- PROBLEM REQUIREMENTS
In the listing below, write out exactly each line from the first through the one containing "An inspection turtle-bot operates".

※ ※ ※

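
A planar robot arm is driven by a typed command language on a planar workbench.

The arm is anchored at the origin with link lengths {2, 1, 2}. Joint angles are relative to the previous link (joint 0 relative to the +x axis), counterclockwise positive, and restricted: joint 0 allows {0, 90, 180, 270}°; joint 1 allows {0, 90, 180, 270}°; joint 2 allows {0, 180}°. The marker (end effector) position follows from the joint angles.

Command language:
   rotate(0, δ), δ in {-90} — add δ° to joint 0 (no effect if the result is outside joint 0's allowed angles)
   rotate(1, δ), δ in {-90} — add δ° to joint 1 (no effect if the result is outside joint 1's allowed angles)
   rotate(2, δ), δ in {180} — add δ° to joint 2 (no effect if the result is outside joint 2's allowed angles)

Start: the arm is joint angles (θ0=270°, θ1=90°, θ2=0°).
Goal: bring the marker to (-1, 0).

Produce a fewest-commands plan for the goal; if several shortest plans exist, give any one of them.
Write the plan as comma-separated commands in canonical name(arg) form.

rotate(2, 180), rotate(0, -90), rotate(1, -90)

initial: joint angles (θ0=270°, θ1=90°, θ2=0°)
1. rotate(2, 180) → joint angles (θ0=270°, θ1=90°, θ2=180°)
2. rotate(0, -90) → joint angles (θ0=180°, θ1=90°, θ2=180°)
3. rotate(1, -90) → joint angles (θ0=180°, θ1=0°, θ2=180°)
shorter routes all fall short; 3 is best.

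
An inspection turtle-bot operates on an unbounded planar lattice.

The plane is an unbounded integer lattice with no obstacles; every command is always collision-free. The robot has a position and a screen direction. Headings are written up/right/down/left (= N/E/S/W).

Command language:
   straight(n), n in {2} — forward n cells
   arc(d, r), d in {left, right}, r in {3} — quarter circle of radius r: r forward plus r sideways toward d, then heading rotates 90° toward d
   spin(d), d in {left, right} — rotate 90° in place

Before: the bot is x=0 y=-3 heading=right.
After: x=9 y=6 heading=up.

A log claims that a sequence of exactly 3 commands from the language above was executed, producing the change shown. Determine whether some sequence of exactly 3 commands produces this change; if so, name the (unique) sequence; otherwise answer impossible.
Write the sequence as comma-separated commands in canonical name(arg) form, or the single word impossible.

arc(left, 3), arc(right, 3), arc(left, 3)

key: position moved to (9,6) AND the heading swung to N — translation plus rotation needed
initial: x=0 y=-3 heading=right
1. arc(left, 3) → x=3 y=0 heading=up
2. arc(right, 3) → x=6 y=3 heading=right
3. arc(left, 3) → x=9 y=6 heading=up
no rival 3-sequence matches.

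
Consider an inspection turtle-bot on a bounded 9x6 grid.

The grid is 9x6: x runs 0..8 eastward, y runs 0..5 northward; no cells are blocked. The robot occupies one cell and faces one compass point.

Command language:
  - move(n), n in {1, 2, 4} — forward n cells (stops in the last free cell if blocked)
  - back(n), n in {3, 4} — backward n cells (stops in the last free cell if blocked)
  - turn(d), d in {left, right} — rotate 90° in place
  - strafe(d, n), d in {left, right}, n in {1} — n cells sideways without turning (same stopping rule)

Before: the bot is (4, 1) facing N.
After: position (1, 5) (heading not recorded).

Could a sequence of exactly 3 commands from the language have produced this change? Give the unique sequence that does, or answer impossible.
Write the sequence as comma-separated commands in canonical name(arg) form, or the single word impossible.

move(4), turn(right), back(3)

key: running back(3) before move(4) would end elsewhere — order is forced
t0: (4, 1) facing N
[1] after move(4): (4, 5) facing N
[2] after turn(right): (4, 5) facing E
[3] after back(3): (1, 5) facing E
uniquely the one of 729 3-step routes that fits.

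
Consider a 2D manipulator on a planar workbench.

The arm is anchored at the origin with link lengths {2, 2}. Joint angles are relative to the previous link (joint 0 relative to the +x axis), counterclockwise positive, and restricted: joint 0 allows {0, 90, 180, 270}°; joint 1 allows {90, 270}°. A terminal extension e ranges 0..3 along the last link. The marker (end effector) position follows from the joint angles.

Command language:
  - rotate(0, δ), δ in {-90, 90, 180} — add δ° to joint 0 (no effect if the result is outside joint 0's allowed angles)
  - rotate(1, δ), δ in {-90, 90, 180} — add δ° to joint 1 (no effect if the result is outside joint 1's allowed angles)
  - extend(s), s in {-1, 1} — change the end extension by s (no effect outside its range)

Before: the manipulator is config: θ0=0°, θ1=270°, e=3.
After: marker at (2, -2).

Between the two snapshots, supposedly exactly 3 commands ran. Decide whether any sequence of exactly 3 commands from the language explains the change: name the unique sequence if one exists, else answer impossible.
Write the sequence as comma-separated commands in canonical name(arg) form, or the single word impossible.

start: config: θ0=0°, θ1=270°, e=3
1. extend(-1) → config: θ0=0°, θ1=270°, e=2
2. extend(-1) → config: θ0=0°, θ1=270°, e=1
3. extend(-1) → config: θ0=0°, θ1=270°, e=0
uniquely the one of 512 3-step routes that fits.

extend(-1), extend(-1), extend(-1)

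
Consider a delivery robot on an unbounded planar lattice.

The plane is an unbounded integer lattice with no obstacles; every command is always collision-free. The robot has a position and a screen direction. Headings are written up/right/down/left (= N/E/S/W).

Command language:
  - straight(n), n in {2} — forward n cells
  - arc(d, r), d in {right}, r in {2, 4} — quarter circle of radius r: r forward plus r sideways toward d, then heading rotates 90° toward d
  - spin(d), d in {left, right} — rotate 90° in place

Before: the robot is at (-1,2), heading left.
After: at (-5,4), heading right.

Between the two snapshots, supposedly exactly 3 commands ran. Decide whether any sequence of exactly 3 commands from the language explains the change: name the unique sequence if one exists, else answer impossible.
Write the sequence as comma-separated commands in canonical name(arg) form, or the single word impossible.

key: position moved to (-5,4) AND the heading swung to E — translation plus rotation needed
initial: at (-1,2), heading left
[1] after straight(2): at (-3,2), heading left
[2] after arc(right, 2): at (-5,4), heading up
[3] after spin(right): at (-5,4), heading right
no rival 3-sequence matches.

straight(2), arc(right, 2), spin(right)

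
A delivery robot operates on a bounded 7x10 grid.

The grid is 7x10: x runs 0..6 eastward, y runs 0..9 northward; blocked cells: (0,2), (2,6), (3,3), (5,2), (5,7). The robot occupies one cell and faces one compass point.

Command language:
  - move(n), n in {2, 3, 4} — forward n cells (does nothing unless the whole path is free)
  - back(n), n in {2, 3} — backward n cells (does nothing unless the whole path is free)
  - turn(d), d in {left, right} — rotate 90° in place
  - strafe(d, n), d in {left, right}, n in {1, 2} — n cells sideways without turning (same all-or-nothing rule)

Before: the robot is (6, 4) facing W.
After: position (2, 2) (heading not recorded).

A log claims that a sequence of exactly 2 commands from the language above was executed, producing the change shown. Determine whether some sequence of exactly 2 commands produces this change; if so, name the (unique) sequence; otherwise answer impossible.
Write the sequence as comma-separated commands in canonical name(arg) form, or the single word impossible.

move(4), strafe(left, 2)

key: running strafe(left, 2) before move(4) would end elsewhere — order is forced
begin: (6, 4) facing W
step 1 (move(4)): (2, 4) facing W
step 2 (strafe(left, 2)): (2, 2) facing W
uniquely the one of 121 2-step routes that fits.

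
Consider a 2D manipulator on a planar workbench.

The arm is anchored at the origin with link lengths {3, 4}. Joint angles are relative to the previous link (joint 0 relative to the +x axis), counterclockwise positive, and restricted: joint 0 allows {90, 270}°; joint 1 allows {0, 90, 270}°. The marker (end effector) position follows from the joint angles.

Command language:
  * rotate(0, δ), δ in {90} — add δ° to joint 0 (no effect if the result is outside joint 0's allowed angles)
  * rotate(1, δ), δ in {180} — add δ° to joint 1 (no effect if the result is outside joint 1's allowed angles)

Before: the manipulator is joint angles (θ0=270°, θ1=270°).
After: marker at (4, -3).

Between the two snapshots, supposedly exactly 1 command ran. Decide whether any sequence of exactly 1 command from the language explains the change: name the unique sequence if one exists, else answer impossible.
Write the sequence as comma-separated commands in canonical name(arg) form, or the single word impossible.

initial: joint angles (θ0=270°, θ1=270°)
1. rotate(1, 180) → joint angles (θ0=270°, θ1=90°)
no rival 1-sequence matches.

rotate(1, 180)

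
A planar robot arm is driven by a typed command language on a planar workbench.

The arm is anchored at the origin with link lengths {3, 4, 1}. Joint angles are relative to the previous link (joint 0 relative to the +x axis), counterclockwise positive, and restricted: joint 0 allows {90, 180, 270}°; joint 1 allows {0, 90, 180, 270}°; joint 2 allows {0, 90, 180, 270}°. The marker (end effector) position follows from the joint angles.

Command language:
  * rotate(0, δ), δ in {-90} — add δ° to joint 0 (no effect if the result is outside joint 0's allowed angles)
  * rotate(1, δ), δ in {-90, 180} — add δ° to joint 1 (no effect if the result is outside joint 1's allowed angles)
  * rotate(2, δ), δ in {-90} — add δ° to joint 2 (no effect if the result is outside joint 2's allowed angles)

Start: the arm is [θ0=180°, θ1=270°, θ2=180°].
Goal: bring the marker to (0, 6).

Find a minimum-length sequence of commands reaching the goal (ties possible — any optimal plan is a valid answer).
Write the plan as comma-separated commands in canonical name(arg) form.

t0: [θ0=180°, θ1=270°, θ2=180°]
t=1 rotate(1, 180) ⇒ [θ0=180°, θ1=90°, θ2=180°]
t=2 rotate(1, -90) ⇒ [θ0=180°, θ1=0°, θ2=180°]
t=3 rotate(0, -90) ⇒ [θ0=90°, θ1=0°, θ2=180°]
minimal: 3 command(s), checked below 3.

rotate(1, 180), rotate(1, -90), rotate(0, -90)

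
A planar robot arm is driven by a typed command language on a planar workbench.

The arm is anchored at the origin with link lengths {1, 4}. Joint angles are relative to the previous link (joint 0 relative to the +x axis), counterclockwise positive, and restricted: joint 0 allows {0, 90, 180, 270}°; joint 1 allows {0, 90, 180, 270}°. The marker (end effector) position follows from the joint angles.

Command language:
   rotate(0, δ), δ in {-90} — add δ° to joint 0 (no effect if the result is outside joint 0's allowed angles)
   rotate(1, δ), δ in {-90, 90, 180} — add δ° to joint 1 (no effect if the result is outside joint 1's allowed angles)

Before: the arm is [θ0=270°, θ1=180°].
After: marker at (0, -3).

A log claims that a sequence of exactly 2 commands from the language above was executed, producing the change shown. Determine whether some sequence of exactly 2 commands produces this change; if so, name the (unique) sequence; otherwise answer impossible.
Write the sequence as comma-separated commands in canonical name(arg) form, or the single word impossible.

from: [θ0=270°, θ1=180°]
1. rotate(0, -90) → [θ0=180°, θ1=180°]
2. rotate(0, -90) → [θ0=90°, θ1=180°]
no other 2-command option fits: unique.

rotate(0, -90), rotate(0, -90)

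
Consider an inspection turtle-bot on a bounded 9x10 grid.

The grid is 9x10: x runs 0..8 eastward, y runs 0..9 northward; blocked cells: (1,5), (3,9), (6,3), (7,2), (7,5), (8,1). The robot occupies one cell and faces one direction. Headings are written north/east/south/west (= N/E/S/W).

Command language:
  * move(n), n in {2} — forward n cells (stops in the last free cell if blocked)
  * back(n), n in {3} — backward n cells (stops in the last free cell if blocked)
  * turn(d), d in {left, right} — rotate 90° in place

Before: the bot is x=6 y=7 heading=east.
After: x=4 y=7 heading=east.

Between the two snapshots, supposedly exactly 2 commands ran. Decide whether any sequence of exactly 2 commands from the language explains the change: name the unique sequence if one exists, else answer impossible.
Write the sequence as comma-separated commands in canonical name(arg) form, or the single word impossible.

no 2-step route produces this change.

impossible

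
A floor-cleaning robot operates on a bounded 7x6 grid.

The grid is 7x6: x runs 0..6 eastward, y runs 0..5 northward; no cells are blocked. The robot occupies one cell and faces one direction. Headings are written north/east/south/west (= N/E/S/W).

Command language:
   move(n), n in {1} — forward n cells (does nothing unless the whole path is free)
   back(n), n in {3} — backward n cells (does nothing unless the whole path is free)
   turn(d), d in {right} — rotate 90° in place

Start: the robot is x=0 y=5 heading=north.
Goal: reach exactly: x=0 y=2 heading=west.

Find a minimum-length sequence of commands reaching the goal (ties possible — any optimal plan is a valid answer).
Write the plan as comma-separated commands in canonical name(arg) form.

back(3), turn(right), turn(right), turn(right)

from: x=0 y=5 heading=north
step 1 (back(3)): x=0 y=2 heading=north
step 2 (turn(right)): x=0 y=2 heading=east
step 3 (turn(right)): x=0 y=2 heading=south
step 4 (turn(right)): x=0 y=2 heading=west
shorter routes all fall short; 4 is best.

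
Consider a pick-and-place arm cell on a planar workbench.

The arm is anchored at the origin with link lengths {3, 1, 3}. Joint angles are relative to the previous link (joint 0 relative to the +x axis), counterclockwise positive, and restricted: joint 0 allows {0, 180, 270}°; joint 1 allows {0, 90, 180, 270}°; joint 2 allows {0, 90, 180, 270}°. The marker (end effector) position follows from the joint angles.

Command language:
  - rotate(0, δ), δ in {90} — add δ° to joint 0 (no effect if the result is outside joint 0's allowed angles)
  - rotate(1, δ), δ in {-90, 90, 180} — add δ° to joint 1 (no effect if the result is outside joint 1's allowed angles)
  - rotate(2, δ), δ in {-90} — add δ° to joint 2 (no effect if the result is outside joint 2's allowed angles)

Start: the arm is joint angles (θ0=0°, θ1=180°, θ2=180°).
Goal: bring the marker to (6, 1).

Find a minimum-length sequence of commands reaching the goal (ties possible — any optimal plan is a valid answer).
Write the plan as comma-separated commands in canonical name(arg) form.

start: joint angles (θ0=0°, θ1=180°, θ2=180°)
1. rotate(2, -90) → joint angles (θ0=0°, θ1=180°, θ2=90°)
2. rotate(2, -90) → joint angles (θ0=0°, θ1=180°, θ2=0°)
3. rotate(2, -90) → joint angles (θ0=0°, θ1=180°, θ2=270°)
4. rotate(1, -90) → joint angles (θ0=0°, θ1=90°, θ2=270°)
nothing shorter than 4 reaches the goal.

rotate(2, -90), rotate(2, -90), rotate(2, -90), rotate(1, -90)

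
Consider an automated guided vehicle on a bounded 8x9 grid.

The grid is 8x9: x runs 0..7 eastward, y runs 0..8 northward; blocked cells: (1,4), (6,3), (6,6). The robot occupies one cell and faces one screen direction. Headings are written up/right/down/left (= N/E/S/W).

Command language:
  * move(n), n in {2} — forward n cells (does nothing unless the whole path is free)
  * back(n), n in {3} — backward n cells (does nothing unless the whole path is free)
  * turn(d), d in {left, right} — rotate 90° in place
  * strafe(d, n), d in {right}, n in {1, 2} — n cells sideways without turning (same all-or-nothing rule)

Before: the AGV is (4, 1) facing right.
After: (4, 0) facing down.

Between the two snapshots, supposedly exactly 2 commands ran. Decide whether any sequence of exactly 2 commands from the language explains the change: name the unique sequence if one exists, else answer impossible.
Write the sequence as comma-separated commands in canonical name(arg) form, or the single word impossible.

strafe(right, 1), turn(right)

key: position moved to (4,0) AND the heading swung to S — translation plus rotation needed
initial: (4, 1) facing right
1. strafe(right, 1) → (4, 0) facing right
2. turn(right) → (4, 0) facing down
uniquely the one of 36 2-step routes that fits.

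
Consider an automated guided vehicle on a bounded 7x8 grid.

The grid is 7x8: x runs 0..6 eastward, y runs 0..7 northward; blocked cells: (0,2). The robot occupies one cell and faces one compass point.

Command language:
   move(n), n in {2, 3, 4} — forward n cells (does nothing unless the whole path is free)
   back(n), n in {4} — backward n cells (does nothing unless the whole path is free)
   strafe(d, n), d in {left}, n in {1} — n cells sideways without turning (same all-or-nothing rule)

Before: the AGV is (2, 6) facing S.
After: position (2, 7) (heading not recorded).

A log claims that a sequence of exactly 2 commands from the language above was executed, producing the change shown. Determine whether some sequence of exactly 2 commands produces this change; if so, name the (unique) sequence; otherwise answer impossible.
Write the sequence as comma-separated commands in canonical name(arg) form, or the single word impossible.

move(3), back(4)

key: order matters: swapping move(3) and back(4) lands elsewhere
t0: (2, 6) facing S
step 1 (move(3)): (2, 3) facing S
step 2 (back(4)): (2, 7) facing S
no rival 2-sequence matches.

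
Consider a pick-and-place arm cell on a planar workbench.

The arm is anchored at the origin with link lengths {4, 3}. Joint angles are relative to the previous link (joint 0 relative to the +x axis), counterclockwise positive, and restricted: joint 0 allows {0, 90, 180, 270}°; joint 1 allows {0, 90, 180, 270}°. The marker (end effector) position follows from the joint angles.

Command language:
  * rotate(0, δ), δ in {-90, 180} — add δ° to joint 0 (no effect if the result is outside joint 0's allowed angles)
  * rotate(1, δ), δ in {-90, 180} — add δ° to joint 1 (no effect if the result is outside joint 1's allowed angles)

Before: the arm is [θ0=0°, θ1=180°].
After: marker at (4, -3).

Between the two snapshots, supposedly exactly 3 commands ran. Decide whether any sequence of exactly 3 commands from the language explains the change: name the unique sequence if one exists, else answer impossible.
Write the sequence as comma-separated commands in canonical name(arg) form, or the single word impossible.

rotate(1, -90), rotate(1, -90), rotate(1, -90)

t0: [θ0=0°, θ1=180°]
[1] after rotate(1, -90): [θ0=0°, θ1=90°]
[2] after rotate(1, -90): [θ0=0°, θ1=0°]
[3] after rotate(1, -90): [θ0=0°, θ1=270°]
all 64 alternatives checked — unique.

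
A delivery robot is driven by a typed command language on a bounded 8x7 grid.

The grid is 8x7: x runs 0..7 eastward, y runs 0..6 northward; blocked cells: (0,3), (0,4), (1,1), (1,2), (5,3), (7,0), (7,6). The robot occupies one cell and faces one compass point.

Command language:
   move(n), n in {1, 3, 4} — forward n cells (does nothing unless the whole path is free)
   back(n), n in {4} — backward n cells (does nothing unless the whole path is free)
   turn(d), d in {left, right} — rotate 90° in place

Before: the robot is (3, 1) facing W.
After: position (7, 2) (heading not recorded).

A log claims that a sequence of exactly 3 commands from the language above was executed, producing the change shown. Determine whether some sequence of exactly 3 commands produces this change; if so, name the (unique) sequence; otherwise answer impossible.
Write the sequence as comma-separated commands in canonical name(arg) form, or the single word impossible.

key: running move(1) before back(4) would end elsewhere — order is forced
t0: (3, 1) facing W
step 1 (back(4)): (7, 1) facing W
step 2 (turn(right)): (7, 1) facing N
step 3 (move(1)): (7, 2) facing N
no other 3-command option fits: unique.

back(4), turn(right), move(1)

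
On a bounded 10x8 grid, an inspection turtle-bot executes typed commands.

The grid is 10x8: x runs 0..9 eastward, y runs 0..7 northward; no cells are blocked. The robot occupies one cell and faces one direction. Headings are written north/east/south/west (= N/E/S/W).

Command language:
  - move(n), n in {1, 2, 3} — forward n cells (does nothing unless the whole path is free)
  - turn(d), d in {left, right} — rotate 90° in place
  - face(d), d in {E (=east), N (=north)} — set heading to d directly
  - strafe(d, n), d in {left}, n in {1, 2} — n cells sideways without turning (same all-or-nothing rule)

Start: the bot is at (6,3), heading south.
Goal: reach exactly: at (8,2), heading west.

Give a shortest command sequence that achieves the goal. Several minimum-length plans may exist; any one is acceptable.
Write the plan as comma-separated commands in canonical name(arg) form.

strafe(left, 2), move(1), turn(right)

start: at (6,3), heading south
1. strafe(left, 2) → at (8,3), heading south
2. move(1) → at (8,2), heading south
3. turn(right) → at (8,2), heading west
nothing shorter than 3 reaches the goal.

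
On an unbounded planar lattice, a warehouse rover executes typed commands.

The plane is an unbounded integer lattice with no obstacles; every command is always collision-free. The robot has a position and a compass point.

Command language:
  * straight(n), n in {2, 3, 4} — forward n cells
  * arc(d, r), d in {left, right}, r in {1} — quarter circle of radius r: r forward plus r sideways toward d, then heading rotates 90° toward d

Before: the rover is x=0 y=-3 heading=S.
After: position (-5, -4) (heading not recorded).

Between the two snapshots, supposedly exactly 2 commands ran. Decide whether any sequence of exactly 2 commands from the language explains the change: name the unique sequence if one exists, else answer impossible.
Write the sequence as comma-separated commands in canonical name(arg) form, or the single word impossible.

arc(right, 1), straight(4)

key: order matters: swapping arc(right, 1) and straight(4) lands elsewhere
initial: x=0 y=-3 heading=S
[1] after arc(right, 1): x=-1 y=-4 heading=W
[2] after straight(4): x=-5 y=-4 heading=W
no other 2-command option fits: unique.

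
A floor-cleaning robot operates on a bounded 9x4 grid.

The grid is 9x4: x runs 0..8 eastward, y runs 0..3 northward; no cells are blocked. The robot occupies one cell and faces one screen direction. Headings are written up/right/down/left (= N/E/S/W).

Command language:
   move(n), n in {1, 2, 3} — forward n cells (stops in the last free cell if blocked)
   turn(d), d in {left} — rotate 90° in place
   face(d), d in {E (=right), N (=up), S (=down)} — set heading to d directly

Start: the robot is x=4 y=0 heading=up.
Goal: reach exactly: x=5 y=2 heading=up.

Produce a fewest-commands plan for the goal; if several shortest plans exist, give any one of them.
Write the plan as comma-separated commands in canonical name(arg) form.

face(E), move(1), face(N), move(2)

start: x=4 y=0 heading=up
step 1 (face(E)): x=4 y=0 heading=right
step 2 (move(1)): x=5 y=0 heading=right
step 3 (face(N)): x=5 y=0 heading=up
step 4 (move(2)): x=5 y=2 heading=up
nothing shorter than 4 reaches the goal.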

※ ※ ※

- EXERCISE RESPONSE
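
A planar robot arm is driven by a typed command language on a planar workbench.

The arm is anchored at the origin with link lengths {2, 1, 2}. Joint angles are relative to the previous link (joint 0 relative to the +x axis), counterclockwise positive, and restricted: joint 0 allows {0, 90, 180, 270}°; joint 1 allows {0, 90, 180, 270}°; joint 2 allows {0, 180}°. The marker (end effector) position follows from the joint angles.

Command language:
   rotate(0, δ), δ in {-90} — add δ° to joint 0 (no effect if the result is outside joint 0's allowed angles)
   rotate(1, δ), δ in {-90} — add δ° to joint 1 (no effect if the result is outside joint 1's allowed angles)
   rotate(2, δ), δ in {180} — add δ° to joint 2 (no effect if the result is outside joint 2's allowed angles)

Start: the arm is joint angles (θ0=270°, θ1=90°, θ2=0°).
Goal: bring the marker to (-1, 0).

Produce a fewest-commands plan for the goal; if several shortest plans exist, give any one of them.
Write the plan as comma-separated commands in canonical name(arg) form.

rotate(2, 180), rotate(0, -90), rotate(1, -90)

initial: joint angles (θ0=270°, θ1=90°, θ2=0°)
1. rotate(2, 180) → joint angles (θ0=270°, θ1=90°, θ2=180°)
2. rotate(0, -90) → joint angles (θ0=180°, θ1=90°, θ2=180°)
3. rotate(1, -90) → joint angles (θ0=180°, θ1=0°, θ2=180°)
shorter routes all fall short; 3 is best.

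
An inspection turtle-bot operates on an unbounded planar lattice.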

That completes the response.